* [DATA FOR REVIEW]
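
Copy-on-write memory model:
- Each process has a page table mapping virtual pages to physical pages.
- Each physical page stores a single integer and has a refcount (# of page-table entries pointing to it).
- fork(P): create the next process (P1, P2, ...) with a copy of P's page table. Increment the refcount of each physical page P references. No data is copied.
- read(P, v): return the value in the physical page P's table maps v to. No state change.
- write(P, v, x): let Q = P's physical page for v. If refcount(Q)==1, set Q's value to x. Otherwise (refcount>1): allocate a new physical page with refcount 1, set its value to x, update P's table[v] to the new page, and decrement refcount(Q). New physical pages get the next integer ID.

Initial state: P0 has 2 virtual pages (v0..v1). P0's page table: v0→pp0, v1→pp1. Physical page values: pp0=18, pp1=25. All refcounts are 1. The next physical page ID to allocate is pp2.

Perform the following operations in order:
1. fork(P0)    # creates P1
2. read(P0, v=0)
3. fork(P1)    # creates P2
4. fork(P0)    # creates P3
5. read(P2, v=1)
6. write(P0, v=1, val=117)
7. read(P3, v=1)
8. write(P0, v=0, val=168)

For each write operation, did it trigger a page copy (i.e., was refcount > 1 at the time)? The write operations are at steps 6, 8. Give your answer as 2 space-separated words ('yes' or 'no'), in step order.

Op 1: fork(P0) -> P1. 2 ppages; refcounts: pp0:2 pp1:2
Op 2: read(P0, v0) -> 18. No state change.
Op 3: fork(P1) -> P2. 2 ppages; refcounts: pp0:3 pp1:3
Op 4: fork(P0) -> P3. 2 ppages; refcounts: pp0:4 pp1:4
Op 5: read(P2, v1) -> 25. No state change.
Op 6: write(P0, v1, 117). refcount(pp1)=4>1 -> COPY to pp2. 3 ppages; refcounts: pp0:4 pp1:3 pp2:1
Op 7: read(P3, v1) -> 25. No state change.
Op 8: write(P0, v0, 168). refcount(pp0)=4>1 -> COPY to pp3. 4 ppages; refcounts: pp0:3 pp1:3 pp2:1 pp3:1

yes yes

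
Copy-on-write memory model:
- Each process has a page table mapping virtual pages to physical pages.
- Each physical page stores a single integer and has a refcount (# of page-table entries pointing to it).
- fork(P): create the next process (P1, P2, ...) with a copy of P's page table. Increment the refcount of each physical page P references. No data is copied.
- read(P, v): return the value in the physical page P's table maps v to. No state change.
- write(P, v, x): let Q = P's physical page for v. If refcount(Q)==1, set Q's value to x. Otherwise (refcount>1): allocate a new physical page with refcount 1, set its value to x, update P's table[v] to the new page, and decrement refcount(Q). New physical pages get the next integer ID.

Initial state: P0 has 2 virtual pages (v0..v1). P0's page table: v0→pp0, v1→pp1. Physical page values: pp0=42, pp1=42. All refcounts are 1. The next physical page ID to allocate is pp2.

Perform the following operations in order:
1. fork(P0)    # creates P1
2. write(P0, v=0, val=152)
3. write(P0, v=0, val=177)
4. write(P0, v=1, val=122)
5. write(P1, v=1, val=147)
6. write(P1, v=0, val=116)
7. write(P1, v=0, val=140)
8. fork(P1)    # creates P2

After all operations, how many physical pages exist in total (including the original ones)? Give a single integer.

Answer: 4

Derivation:
Op 1: fork(P0) -> P1. 2 ppages; refcounts: pp0:2 pp1:2
Op 2: write(P0, v0, 152). refcount(pp0)=2>1 -> COPY to pp2. 3 ppages; refcounts: pp0:1 pp1:2 pp2:1
Op 3: write(P0, v0, 177). refcount(pp2)=1 -> write in place. 3 ppages; refcounts: pp0:1 pp1:2 pp2:1
Op 4: write(P0, v1, 122). refcount(pp1)=2>1 -> COPY to pp3. 4 ppages; refcounts: pp0:1 pp1:1 pp2:1 pp3:1
Op 5: write(P1, v1, 147). refcount(pp1)=1 -> write in place. 4 ppages; refcounts: pp0:1 pp1:1 pp2:1 pp3:1
Op 6: write(P1, v0, 116). refcount(pp0)=1 -> write in place. 4 ppages; refcounts: pp0:1 pp1:1 pp2:1 pp3:1
Op 7: write(P1, v0, 140). refcount(pp0)=1 -> write in place. 4 ppages; refcounts: pp0:1 pp1:1 pp2:1 pp3:1
Op 8: fork(P1) -> P2. 4 ppages; refcounts: pp0:2 pp1:2 pp2:1 pp3:1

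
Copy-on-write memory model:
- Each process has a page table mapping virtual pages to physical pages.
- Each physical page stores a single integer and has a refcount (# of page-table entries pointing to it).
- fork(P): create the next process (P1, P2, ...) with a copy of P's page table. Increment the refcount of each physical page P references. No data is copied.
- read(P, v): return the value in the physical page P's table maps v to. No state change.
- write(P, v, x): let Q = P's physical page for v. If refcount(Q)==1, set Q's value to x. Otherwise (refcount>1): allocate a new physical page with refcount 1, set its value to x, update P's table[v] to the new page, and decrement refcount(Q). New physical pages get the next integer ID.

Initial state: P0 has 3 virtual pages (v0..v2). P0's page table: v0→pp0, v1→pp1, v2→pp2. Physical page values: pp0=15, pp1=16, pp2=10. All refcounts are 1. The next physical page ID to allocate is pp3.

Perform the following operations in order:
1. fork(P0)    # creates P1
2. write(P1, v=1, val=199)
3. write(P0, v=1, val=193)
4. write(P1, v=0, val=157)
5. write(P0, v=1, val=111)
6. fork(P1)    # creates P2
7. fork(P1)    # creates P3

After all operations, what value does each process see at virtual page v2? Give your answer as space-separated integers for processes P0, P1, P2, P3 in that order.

Op 1: fork(P0) -> P1. 3 ppages; refcounts: pp0:2 pp1:2 pp2:2
Op 2: write(P1, v1, 199). refcount(pp1)=2>1 -> COPY to pp3. 4 ppages; refcounts: pp0:2 pp1:1 pp2:2 pp3:1
Op 3: write(P0, v1, 193). refcount(pp1)=1 -> write in place. 4 ppages; refcounts: pp0:2 pp1:1 pp2:2 pp3:1
Op 4: write(P1, v0, 157). refcount(pp0)=2>1 -> COPY to pp4. 5 ppages; refcounts: pp0:1 pp1:1 pp2:2 pp3:1 pp4:1
Op 5: write(P0, v1, 111). refcount(pp1)=1 -> write in place. 5 ppages; refcounts: pp0:1 pp1:1 pp2:2 pp3:1 pp4:1
Op 6: fork(P1) -> P2. 5 ppages; refcounts: pp0:1 pp1:1 pp2:3 pp3:2 pp4:2
Op 7: fork(P1) -> P3. 5 ppages; refcounts: pp0:1 pp1:1 pp2:4 pp3:3 pp4:3
P0: v2 -> pp2 = 10
P1: v2 -> pp2 = 10
P2: v2 -> pp2 = 10
P3: v2 -> pp2 = 10

Answer: 10 10 10 10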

* [INSTRUCTIONS FOR THE TASK] Nothing in the data may change. Give it again in full.

* [TASK OUTPUT]
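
Copy-on-write memory model:
- Each process has a page table mapping virtual pages to physical pages.
- Each physical page stores a single integer and has a refcount (# of page-table entries pointing to it).
- fork(P): create the next process (P1, P2, ...) with a copy of P's page table. Increment the refcount of each physical page P references. No data is copied.
- read(P, v): return the value in the physical page P's table maps v to. No state change.
- write(P, v, x): let Q = P's physical page for v. If refcount(Q)==1, set Q's value to x. Otherwise (refcount>1): allocate a new physical page with refcount 1, set its value to x, update P's table[v] to the new page, and decrement refcount(Q). New physical pages get the next integer ID.

Initial state: P0 has 2 virtual pages (v0..v1). P0's page table: v0→pp0, v1→pp1. Physical page values: pp0=18, pp1=25. All refcounts are 1. The next physical page ID to allocate is pp2.

Perform the following operations in order:
1. fork(P0)    # creates P1
2. read(P0, v=0)
3. fork(P1)    # creates P2
4. fork(P0)    # creates P3
5. read(P2, v=1)
6. write(P0, v=1, val=117)
7. read(P3, v=1)
8. write(P0, v=0, val=168)

For each write operation, did it trigger a page copy (i.e., was refcount > 1 at the time)? The write operations are at steps 6, 8. Give your answer as 2 space-separated words ('yes' or 'no'), in step order.

Op 1: fork(P0) -> P1. 2 ppages; refcounts: pp0:2 pp1:2
Op 2: read(P0, v0) -> 18. No state change.
Op 3: fork(P1) -> P2. 2 ppages; refcounts: pp0:3 pp1:3
Op 4: fork(P0) -> P3. 2 ppages; refcounts: pp0:4 pp1:4
Op 5: read(P2, v1) -> 25. No state change.
Op 6: write(P0, v1, 117). refcount(pp1)=4>1 -> COPY to pp2. 3 ppages; refcounts: pp0:4 pp1:3 pp2:1
Op 7: read(P3, v1) -> 25. No state change.
Op 8: write(P0, v0, 168). refcount(pp0)=4>1 -> COPY to pp3. 4 ppages; refcounts: pp0:3 pp1:3 pp2:1 pp3:1

yes yes

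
Copy-on-write memory model:
- Each process has a page table mapping virtual pages to physical pages.
- Each physical page stores a single integer and has a refcount (# of page-table entries pointing to it).
- fork(P): create the next process (P1, P2, ...) with a copy of P's page table. Increment the refcount of each physical page P references. No data is copied.
- read(P, v): return the value in the physical page P's table maps v to. No state change.
- write(P, v, x): let Q = P's physical page for v. If refcount(Q)==1, set Q's value to x. Otherwise (refcount>1): allocate a new physical page with refcount 1, set its value to x, update P's table[v] to the new page, and decrement refcount(Q). New physical pages get the next integer ID.

Initial state: P0 has 2 virtual pages (v0..v1). P0's page table: v0→pp0, v1→pp1. Physical page values: pp0=42, pp1=42. All refcounts are 1. The next physical page ID to allocate is pp2.

Perform the following operations in order:
1. fork(P0)    # creates P1
2. write(P0, v=0, val=152)
3. write(P0, v=0, val=177)
4. write(P0, v=1, val=122)
5. write(P1, v=1, val=147)
6. write(P1, v=0, val=116)
7. write(P1, v=0, val=140)
8. fork(P1)    # creates P2

After all operations, how many physical pages exist in total (including the original ones)? Give a single integer.

Answer: 4

Derivation:
Op 1: fork(P0) -> P1. 2 ppages; refcounts: pp0:2 pp1:2
Op 2: write(P0, v0, 152). refcount(pp0)=2>1 -> COPY to pp2. 3 ppages; refcounts: pp0:1 pp1:2 pp2:1
Op 3: write(P0, v0, 177). refcount(pp2)=1 -> write in place. 3 ppages; refcounts: pp0:1 pp1:2 pp2:1
Op 4: write(P0, v1, 122). refcount(pp1)=2>1 -> COPY to pp3. 4 ppages; refcounts: pp0:1 pp1:1 pp2:1 pp3:1
Op 5: write(P1, v1, 147). refcount(pp1)=1 -> write in place. 4 ppages; refcounts: pp0:1 pp1:1 pp2:1 pp3:1
Op 6: write(P1, v0, 116). refcount(pp0)=1 -> write in place. 4 ppages; refcounts: pp0:1 pp1:1 pp2:1 pp3:1
Op 7: write(P1, v0, 140). refcount(pp0)=1 -> write in place. 4 ppages; refcounts: pp0:1 pp1:1 pp2:1 pp3:1
Op 8: fork(P1) -> P2. 4 ppages; refcounts: pp0:2 pp1:2 pp2:1 pp3:1

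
Copy-on-write memory model:
- Each process has a page table mapping virtual pages to physical pages.
- Each physical page stores a single integer and has a refcount (# of page-table entries pointing to it).
- fork(P): create the next process (P1, P2, ...) with a copy of P's page table. Increment the refcount of each physical page P references. No data is copied.
- read(P, v): return the value in the physical page P's table maps v to. No state change.
- write(P, v, x): let Q = P's physical page for v. If refcount(Q)==1, set Q's value to x. Otherwise (refcount>1): allocate a new physical page with refcount 1, set its value to x, update P's table[v] to the new page, and decrement refcount(Q). New physical pages get the next integer ID.

Initial state: P0 has 3 virtual pages (v0..v2). P0's page table: v0→pp0, v1→pp1, v2→pp2. Physical page values: pp0=15, pp1=16, pp2=10. All refcounts are 1. The next physical page ID to allocate is pp3.

Perform the following operations in order:
1. fork(P0)    # creates P1
2. write(P1, v=1, val=199)
3. write(P0, v=1, val=193)
4. write(P1, v=0, val=157)
5. write(P0, v=1, val=111)
6. fork(P1)    # creates P2
7. fork(P1)    # creates P3

After all operations, what value does each process see at virtual page v2? Give your answer as space-separated integers for processes P0, P1, P2, P3 in that order.

Op 1: fork(P0) -> P1. 3 ppages; refcounts: pp0:2 pp1:2 pp2:2
Op 2: write(P1, v1, 199). refcount(pp1)=2>1 -> COPY to pp3. 4 ppages; refcounts: pp0:2 pp1:1 pp2:2 pp3:1
Op 3: write(P0, v1, 193). refcount(pp1)=1 -> write in place. 4 ppages; refcounts: pp0:2 pp1:1 pp2:2 pp3:1
Op 4: write(P1, v0, 157). refcount(pp0)=2>1 -> COPY to pp4. 5 ppages; refcounts: pp0:1 pp1:1 pp2:2 pp3:1 pp4:1
Op 5: write(P0, v1, 111). refcount(pp1)=1 -> write in place. 5 ppages; refcounts: pp0:1 pp1:1 pp2:2 pp3:1 pp4:1
Op 6: fork(P1) -> P2. 5 ppages; refcounts: pp0:1 pp1:1 pp2:3 pp3:2 pp4:2
Op 7: fork(P1) -> P3. 5 ppages; refcounts: pp0:1 pp1:1 pp2:4 pp3:3 pp4:3
P0: v2 -> pp2 = 10
P1: v2 -> pp2 = 10
P2: v2 -> pp2 = 10
P3: v2 -> pp2 = 10

Answer: 10 10 10 10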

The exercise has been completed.